Task goal - For this exercise, return exactly the lines of the material below that begin at the one with "- test menu: none" and stop after the one with "4) undergo a".

Supplied data -
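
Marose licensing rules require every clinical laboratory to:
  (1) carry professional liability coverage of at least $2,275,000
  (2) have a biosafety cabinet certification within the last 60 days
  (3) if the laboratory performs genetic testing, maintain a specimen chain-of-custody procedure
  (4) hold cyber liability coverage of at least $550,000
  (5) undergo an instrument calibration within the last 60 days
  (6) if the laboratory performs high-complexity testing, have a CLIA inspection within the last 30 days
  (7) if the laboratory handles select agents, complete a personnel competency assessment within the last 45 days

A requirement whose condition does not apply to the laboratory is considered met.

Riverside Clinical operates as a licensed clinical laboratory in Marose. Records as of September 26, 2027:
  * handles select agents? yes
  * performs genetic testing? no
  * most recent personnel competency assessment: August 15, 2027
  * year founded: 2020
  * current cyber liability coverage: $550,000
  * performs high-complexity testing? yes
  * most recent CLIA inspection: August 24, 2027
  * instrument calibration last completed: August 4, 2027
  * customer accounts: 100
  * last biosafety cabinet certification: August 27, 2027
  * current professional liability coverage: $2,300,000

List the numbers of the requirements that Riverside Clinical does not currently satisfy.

6

1. professional liability coverage $2,300,000 ≥ $2,275,000 → met
2. biosafety cabinet certification 30 days ago vs limit 60 → met
3. condition 'performs genetic testing' does not hold → requirement n/a → met
4. cyber liability coverage $550,000 ≥ $550,000 → met
5. instrument calibration 53 days ago vs limit 60 → met
6. condition 'performs high-complexity testing' holds; CLIA inspection 33 days ago vs limit 30 → not met
7. condition 'handles select agents' holds; personnel competency assessment 42 days ago vs limit 45 → met
Not met: 6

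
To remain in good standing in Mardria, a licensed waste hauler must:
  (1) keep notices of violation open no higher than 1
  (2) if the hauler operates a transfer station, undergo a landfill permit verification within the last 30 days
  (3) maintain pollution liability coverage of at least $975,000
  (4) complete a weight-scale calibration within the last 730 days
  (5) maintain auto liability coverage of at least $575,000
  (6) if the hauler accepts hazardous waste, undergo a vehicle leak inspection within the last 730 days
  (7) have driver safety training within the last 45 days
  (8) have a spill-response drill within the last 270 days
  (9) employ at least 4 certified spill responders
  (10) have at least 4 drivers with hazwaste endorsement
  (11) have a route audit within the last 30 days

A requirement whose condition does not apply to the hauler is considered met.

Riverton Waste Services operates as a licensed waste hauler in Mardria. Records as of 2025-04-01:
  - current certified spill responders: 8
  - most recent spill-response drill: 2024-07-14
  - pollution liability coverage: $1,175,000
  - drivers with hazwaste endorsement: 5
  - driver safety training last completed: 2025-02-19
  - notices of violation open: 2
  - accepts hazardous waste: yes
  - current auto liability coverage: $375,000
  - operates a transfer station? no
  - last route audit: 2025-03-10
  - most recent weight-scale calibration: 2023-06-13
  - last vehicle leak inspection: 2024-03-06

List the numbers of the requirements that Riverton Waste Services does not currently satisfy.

1, 5

1. notices of violation open 2 > 1 → not met
2. condition 'operates a transfer station' does not hold → requirement n/a → met
3. pollution liability coverage $1,175,000 ≥ $975,000 → met
4. weight-scale calibration 658 days ago vs limit 730 → met
5. auto liability coverage $375,000 < $575,000 → not met
6. condition 'accepts hazardous waste' holds; vehicle leak inspection 391 days ago vs limit 730 → met
7. driver safety training 41 days ago vs limit 45 → met
8. spill-response drill 261 days ago vs limit 270 → met
9. certified spill responders 8 ≥ 4 → met
10. drivers with hazwaste endorsement 5 ≥ 4 → met
11. route audit 22 days ago vs limit 30 → met
Not met: 1, 5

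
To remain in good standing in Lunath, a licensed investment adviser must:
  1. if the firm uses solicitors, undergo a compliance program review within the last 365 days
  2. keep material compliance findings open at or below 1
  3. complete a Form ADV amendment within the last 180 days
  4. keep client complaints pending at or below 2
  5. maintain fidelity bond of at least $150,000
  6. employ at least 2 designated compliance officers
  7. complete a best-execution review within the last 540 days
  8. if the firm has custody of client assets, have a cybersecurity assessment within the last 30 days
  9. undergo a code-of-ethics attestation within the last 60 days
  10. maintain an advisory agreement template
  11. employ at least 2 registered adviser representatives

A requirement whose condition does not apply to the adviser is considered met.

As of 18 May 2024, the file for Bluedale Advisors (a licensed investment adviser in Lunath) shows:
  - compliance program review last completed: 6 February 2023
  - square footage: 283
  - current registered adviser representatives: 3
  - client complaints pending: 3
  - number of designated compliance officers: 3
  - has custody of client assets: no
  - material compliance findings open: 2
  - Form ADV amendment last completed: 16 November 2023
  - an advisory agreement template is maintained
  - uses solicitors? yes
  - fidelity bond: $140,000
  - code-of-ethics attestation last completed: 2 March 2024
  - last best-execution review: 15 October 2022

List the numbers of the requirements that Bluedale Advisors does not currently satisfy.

1, 2, 3, 4, 5, 7, 9

1. condition 'uses solicitors' holds; compliance program review 467 days ago vs limit 365 → not met
2. material compliance findings open 2 > 1 → not met
3. Form ADV amendment 184 days ago vs limit 180 → not met
4. client complaints pending 3 > 2 → not met
5. fidelity bond $140,000 < $150,000 → not met
6. designated compliance officers 3 ≥ 2 → met
7. best-execution review 581 days ago vs limit 540 → not met
8. condition 'has custody of client assets' does not hold → requirement n/a → met
9. code-of-ethics attestation 77 days ago vs limit 60 → not met
10. advisory agreement template present → met
11. registered adviser representatives 3 ≥ 2 → met
Not met: 1, 2, 3, 4, 5, 7, 9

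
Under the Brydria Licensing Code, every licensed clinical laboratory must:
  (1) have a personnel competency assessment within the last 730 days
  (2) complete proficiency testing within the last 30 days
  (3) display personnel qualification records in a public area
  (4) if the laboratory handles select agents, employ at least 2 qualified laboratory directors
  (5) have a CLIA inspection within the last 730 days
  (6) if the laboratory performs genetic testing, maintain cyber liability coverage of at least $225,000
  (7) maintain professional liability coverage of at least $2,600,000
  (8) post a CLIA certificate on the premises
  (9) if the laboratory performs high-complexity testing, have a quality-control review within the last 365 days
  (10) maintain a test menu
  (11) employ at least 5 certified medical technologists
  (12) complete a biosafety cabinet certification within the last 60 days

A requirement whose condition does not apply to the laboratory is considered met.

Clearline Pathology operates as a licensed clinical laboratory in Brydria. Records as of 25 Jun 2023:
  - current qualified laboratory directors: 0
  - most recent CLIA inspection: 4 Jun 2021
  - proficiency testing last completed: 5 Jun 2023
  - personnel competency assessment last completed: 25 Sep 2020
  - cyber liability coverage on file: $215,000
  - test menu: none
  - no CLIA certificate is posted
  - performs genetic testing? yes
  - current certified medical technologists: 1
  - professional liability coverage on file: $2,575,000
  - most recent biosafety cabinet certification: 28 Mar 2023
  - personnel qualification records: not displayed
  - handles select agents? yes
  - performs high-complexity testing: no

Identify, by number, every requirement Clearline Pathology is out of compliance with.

1, 3, 4, 5, 6, 7, 8, 10, 11, 12

1. personnel competency assessment 1003 days ago vs limit 730 → not met
2. proficiency testing 20 days ago vs limit 30 → met
3. personnel qualification records absent → not met
4. condition 'handles select agents' holds; qualified laboratory directors 0 < 2 → not met
5. CLIA inspection 751 days ago vs limit 730 → not met
6. condition 'performs genetic testing' holds; cyber liability coverage $215,000 < $225,000 → not met
7. professional liability coverage $2,575,000 < $2,600,000 → not met
8. CLIA certificate absent → not met
9. condition 'performs high-complexity testing' does not hold → requirement n/a → met
10. test menu absent → not met
11. certified medical technologists 1 < 5 → not met
12. biosafety cabinet certification 89 days ago vs limit 60 → not met
Not met: 1, 3, 4, 5, 6, 7, 8, 10, 11, 12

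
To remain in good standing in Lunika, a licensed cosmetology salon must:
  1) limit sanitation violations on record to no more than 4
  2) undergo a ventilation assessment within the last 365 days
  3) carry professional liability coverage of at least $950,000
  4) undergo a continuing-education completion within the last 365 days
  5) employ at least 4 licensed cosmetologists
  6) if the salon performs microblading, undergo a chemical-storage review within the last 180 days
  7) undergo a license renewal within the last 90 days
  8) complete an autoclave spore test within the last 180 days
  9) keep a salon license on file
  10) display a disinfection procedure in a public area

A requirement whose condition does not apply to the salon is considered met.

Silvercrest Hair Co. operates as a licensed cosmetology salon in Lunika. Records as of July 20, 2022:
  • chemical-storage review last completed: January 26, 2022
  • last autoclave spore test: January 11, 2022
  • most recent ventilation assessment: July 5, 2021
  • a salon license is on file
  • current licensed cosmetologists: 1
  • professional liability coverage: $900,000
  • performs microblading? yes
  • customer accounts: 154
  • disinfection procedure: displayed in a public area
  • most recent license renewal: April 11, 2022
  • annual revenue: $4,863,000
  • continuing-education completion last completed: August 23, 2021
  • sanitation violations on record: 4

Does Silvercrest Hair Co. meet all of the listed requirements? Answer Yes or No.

No

1. sanitation violations on record 4 ≤ 4 → met
2. ventilation assessment 380 days ago vs limit 365 → not met
3. professional liability coverage $900,000 < $950,000 → not met
4. continuing-education completion 331 days ago vs limit 365 → met
5. licensed cosmetologists 1 < 4 → not met
6. condition 'performs microblading' holds; chemical-storage review 175 days ago vs limit 180 → met
7. license renewal 100 days ago vs limit 90 → not met
8. autoclave spore test 190 days ago vs limit 180 → not met
9. salon license present → met
10. disinfection procedure present → met
Not met: 2, 3, 5, 7, 8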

Solution below -
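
  - test menu: none
  - no CLIA certificate is posted
  - performs genetic testing? yes
  - current certified medical technologists: 1
  - professional liability coverage on file: $2,575,000
  - most recent biosafety cabinet certification: 28 Mar 2023
  - personnel qualification records: not displayed
  - handles select agents? yes
  - performs high-complexity testing: no

Identify, by number, every requirement Clearline Pathology is out of compliance with.

1, 3, 4, 5, 6, 7, 8, 10, 11, 12

1. personnel competency assessment 1003 days ago vs limit 730 → not met
2. proficiency testing 20 days ago vs limit 30 → met
3. personnel qualification records absent → not met
4. condition 'handles select agents' holds; qualified laboratory directors 0 < 2 → not met
5. CLIA inspection 751 days ago vs limit 730 → not met
6. condition 'performs genetic testing' holds; cyber liability coverage $215,000 < $225,000 → not met
7. professional liability coverage $2,575,000 < $2,600,000 → not met
8. CLIA certificate absent → not met
9. condition 'performs high-complexity testing' does not hold → requirement n/a → met
10. test menu absent → not met
11. certified medical technologists 1 < 5 → not met
12. biosafety cabinet certification 89 days ago vs limit 60 → not met
Not met: 1, 3, 4, 5, 6, 7, 8, 10, 11, 12

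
To remain in good standing in Lunika, a licensed cosmetology salon must:
  1) limit sanitation violations on record to no more than 4
  2) undergo a ventilation assessment within the last 365 days
  3) carry professional liability coverage of at least $950,000
  4) undergo a continuing-education completion within the last 365 days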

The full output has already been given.